◆ ACTIVITY
Only lines holding the word "right" are wanted. Copy them from the listing below.

◆ RECORDS FOR THIS TASK

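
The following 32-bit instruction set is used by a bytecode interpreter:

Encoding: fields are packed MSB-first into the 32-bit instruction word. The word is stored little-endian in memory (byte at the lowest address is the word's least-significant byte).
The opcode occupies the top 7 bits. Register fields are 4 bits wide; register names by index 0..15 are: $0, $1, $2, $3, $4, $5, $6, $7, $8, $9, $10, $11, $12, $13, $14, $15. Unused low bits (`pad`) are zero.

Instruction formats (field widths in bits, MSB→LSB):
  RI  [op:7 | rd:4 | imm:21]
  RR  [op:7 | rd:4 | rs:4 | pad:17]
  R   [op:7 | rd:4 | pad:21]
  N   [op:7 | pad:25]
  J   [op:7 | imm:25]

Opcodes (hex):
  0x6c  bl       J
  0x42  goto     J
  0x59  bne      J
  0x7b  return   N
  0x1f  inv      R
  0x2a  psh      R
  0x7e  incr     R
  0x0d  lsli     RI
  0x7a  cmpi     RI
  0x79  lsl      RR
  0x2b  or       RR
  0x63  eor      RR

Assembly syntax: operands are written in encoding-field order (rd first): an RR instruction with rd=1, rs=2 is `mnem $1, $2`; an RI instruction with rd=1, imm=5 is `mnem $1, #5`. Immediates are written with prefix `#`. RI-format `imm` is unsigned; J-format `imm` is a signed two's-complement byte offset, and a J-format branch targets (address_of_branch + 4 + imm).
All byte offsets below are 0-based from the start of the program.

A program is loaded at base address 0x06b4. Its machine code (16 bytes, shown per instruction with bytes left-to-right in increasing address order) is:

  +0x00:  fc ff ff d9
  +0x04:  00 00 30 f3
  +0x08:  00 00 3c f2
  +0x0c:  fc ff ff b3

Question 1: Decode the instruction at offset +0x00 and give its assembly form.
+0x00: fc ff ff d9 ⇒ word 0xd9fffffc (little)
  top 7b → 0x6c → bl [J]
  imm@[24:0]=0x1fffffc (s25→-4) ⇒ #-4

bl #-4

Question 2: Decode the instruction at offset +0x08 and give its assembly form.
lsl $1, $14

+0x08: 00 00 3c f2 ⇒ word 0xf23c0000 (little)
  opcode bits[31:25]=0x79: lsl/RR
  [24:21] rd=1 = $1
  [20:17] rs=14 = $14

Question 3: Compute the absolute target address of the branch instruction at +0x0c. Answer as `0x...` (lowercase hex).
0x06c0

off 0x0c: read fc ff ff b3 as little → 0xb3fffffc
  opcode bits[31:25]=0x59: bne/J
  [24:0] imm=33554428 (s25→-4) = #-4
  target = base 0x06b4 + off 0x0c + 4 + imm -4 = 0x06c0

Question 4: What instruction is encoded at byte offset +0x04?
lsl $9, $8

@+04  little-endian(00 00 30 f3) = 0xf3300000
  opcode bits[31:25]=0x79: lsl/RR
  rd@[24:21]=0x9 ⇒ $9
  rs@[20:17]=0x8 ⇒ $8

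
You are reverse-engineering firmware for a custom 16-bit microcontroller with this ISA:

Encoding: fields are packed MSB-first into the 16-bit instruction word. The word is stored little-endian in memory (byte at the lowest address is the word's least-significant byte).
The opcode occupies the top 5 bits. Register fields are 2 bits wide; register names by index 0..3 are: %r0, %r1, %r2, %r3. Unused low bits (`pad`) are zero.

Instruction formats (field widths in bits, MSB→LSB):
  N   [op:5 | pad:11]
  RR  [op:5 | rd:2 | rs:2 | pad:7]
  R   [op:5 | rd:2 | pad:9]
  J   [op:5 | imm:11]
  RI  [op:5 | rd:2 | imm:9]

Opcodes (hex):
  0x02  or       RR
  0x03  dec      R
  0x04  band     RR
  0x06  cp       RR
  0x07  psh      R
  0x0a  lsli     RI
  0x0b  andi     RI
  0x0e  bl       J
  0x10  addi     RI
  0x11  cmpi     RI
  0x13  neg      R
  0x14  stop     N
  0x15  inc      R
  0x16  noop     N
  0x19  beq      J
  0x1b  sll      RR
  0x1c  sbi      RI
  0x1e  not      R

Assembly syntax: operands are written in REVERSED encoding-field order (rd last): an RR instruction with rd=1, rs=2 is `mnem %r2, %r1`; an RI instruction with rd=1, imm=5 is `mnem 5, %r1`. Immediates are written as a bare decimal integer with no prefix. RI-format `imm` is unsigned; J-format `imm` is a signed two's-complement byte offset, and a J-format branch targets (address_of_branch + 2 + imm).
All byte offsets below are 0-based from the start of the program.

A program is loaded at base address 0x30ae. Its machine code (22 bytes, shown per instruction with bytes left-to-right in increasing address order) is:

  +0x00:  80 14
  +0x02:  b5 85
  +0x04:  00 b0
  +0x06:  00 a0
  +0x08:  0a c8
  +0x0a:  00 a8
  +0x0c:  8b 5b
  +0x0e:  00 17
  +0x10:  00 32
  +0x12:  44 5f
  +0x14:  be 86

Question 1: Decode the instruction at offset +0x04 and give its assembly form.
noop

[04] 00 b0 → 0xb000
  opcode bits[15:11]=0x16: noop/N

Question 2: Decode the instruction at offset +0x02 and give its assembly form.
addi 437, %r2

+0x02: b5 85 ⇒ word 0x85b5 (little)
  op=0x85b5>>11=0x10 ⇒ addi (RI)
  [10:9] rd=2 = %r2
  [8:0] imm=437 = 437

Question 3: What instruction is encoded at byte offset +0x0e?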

◆ SOLUTION TO THIS EXERCISE
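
A program is loaded at base address 0x06b4. Its machine code (16 bytes, shown per instruction with bytes left-to-right in increasing address order) is:
A program is loaded at base address 0x30ae. Its machine code (22 bytes, shown per instruction with bytes left-to-right in increasing address order) is: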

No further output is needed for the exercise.